**Task to complete**: Repeat exactly the lines of the entries below from the one with "It is digested" through the one with "It is cut to", both ends included, and nothing else.
* * * * *
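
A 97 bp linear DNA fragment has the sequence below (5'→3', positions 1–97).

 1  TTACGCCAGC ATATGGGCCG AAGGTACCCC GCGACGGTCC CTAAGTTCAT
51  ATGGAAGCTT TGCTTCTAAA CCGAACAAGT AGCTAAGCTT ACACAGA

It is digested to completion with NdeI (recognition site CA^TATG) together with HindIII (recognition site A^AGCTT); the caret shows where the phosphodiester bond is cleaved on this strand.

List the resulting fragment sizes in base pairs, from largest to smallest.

38, 30, 12, 11, 6 bp

NdeI sites (CATATG) start at positions 10, 48.
NdeI cuts after base 2 of each site, so after positions 11, 49.
HindIII sites (AAGCTT) start at positions 55, 85.
HindIII cuts after the first base of each site, so after positions 55, 85.
Combined cut positions: 11, 49, 55, 85.
Linear molecule, 4 cuts → 5 fragments:
  1–11 → 11 bp
  12–49 → 38 bp
  50–55 → 6 bp
  56–85 → 30 bp
  86–97 → 12 bp
Sorted largest to smallest: 38, 30, 12, 11, 6 bp.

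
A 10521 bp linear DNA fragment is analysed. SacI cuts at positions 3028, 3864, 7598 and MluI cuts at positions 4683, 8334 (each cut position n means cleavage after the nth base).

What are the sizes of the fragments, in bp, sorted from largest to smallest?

3028, 2915, 2187, 836, 819, 736 bp

Combined cut positions (sorted): 3028, 3864, 4683, 7598, 8334.
Linear molecule, 5 cuts → 6 fragments:
  3028 − 0 = 3028 bp
  3864 − 3028 = 836 bp
  4683 − 3864 = 819 bp
  7598 − 4683 = 2915 bp
  8334 − 7598 = 736 bp
  10521 − 8334 = 2187 bp
Sorted largest to smallest: 3028, 2915, 2187, 836, 819, 736 bp.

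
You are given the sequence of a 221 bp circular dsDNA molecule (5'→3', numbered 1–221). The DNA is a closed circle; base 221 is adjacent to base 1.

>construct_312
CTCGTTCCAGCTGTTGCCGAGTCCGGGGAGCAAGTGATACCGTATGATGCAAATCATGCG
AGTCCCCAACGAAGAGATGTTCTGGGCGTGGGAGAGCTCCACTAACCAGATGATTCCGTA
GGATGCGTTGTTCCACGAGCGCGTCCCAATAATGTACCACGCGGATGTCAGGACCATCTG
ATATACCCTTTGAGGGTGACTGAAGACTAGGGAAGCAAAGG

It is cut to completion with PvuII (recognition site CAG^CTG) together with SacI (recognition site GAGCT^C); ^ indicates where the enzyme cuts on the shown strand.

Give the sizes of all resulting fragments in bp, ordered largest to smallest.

133, 88 bp

The PvuII site (CAGCTG) starts at position 8.
PvuII cuts after base 3 of each site, so after position 10.
The SacI site (GAGCTC) starts at position 94.
SacI cuts after base 5 of each site (before the last base), so after position 98.
Combined cut positions: 10, 98.
Circular molecule, 2 cuts → 2 fragments:
  11–98 → 88 bp
  99–221 then 1–10 → 123 + 10 = 133 bp
Sorted largest to smallest: 133, 88 bp.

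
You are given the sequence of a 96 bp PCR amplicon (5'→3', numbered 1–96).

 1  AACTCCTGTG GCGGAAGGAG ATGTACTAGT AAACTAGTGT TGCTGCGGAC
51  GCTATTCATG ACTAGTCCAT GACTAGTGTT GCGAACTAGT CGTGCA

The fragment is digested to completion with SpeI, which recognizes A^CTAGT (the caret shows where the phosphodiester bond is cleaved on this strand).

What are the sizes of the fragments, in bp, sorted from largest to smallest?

28, 25, 13, 11, 11, 8 bp

SpeI sites (ACTAGT) start at positions 25, 33, 61, 72, 85.
SpeI cuts after the first base of each site, so after positions 25, 33, 61, 72, 85.
Linear molecule, 5 cuts → 6 fragments:
  1–25 → 25 bp
  26–33 → 8 bp
  34–61 → 28 bp
  62–72 → 11 bp
  73–85 → 13 bp
  86–96 → 11 bp
Sorted largest to smallest: 28, 25, 13, 11, 11, 8 bp.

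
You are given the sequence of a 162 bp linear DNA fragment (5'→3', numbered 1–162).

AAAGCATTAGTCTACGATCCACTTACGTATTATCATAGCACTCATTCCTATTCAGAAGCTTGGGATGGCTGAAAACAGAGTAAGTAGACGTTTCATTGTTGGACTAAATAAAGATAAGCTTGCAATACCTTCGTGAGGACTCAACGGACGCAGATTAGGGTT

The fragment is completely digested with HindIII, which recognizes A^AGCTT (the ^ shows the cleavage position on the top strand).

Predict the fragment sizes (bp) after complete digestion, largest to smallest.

HindIII sites (AAGCTT) start at positions 56, 116.
HindIII cuts after the first base of each site, so after positions 56, 116.
Linear molecule, 2 cuts → 3 fragments:
  1–56 → 56 bp
  57–116 → 60 bp
  117–162 → 46 bp
Sorted largest to smallest: 60, 56, 46 bp.

60, 56, 46 bp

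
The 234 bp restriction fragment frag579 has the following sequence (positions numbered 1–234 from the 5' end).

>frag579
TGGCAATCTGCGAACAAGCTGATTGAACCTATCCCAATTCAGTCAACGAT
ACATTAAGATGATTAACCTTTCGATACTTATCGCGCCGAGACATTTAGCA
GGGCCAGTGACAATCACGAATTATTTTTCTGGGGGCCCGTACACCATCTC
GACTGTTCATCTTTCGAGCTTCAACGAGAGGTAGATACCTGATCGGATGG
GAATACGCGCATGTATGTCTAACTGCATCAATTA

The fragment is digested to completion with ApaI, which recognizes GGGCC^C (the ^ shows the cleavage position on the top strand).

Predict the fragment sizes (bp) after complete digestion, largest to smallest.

The ApaI site (GGGCCC) starts at position 133.
ApaI cuts after base 5 of each site (before the last base), so after position 137.
Linear molecule, 1 cut → 2 fragments:
  1–137 → 137 bp
  138–234 → 97 bp
Sorted largest to smallest: 137, 97 bp.

137, 97 bp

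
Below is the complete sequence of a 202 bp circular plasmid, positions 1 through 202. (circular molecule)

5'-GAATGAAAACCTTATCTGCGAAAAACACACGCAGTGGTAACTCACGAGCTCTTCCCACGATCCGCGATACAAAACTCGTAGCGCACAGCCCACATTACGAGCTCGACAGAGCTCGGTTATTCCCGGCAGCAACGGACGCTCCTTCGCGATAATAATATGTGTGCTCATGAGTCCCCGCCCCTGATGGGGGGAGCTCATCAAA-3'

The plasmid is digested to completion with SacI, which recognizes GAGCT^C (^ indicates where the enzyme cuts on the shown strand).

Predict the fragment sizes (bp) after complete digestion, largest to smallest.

82, 57, 53, 10 bp

SacI sites (GAGCTC) start at positions 46, 99, 109, 191.
SacI cuts after base 5 of each site (before the last base), so after positions 50, 103, 113, 195.
Circular molecule, 4 cuts → 4 fragments:
  51–103 → 53 bp
  104–113 → 10 bp
  114–195 → 82 bp
  196–202 then 1–50 → 7 + 50 = 57 bp
Sorted largest to smallest: 82, 57, 53, 10 bp.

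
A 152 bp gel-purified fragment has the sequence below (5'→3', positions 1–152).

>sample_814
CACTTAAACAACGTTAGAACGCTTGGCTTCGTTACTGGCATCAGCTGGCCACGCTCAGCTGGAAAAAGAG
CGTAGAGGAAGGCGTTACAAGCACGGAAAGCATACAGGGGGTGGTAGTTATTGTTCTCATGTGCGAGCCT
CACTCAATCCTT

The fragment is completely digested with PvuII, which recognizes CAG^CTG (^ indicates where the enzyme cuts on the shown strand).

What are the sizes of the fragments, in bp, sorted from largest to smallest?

94, 44, 14 bp

PvuII sites (CAGCTG) start at positions 42, 56.
PvuII cuts after base 3 of each site, so after positions 44, 58.
Linear molecule, 2 cuts → 3 fragments:
  1–44 → 44 bp
  45–58 → 14 bp
  59–152 → 94 bp
Sorted largest to smallest: 94, 44, 14 bp.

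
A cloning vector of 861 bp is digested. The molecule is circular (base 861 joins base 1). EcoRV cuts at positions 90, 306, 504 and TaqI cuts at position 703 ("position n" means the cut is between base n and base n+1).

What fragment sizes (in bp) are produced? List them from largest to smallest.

248, 216, 199, 198 bp

Combined cut positions (sorted): 90, 306, 504, 703.
Circular molecule, 4 cuts → 4 fragments:
  306 − 90 = 216 bp
  504 − 306 = 198 bp
  703 − 504 = 199 bp
  wrap: 861 − 703 + 90 = 248 bp
Sorted largest to smallest: 248, 216, 199, 198 bp.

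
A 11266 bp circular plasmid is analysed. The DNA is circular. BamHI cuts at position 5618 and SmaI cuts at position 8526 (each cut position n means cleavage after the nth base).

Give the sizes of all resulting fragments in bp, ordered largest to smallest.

Combined cut positions (sorted): 5618, 8526.
Circular molecule, 2 cuts → 2 fragments:
  8526 − 5618 = 2908 bp
  wrap: 11266 − 8526 + 5618 = 8358 bp
Sorted largest to smallest: 8358, 2908 bp.

8358, 2908 bp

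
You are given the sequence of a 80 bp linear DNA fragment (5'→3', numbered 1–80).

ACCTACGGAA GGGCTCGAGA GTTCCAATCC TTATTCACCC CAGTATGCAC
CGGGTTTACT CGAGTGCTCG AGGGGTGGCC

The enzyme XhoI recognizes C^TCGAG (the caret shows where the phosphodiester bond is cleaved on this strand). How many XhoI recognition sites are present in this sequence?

3

CTCGAG occurs starting at positions 14, 59, 67.
XhoI cuts at 3 sites.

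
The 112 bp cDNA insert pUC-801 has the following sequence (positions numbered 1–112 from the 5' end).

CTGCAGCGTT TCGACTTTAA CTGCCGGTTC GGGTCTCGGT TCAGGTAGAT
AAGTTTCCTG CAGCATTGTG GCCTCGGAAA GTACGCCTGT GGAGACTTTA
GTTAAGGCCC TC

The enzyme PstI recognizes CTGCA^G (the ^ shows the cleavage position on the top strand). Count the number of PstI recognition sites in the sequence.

CTGCAG occurs starting at positions 1, 58.
PstI cuts at 2 sites.

2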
* * * * *
**Response area**:
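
It is digested to completion with NdeI (recognition site CA^TATG) together with HindIII (recognition site A^AGCTT); the caret shows where the phosphodiester bond is cleaved on this strand.

List the resulting fragment sizes in base pairs, from largest to smallest.

38, 30, 12, 11, 6 bp

NdeI sites (CATATG) start at positions 10, 48.
NdeI cuts after base 2 of each site, so after positions 11, 49.
HindIII sites (AAGCTT) start at positions 55, 85.
HindIII cuts after the first base of each site, so after positions 55, 85.
Combined cut positions: 11, 49, 55, 85.
Linear molecule, 4 cuts → 5 fragments:
  1–11 → 11 bp
  12–49 → 38 bp
  50–55 → 6 bp
  56–85 → 30 bp
  86–97 → 12 bp
Sorted largest to smallest: 38, 30, 12, 11, 6 bp.

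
A 10521 bp linear DNA fragment is analysed. SacI cuts at positions 3028, 3864, 7598 and MluI cuts at positions 4683, 8334 (each cut position n means cleavage after the nth base).

What are the sizes of the fragments, in bp, sorted from largest to smallest?

3028, 2915, 2187, 836, 819, 736 bp

Combined cut positions (sorted): 3028, 3864, 4683, 7598, 8334.
Linear molecule, 5 cuts → 6 fragments:
  3028 − 0 = 3028 bp
  3864 − 3028 = 836 bp
  4683 − 3864 = 819 bp
  7598 − 4683 = 2915 bp
  8334 − 7598 = 736 bp
  10521 − 8334 = 2187 bp
Sorted largest to smallest: 3028, 2915, 2187, 836, 819, 736 bp.

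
You are given the sequence of a 221 bp circular dsDNA molecule (5'→3', numbered 1–221). The DNA is a closed circle; base 221 is adjacent to base 1.

>construct_312
CTCGTTCCAGCTGTTGCCGAGTCCGGGGAGCAAGTGATACCGTATGATGCAAATCATGCG
AGTCCCCAACGAAGAGATGTTCTGGGCGTGGGAGAGCTCCACTAACCAGATGATTCCGTA
GGATGCGTTGTTCCACGAGCGCGTCCCAATAATGTACCACGCGGATGTCAGGACCATCTG
ATATACCCTTTGAGGGTGACTGAAGACTAGGGAAGCAAAGG

It is cut to completion with PvuII (recognition site CAG^CTG) together with SacI (recognition site GAGCT^C); ^ indicates where the enzyme cuts on the shown strand.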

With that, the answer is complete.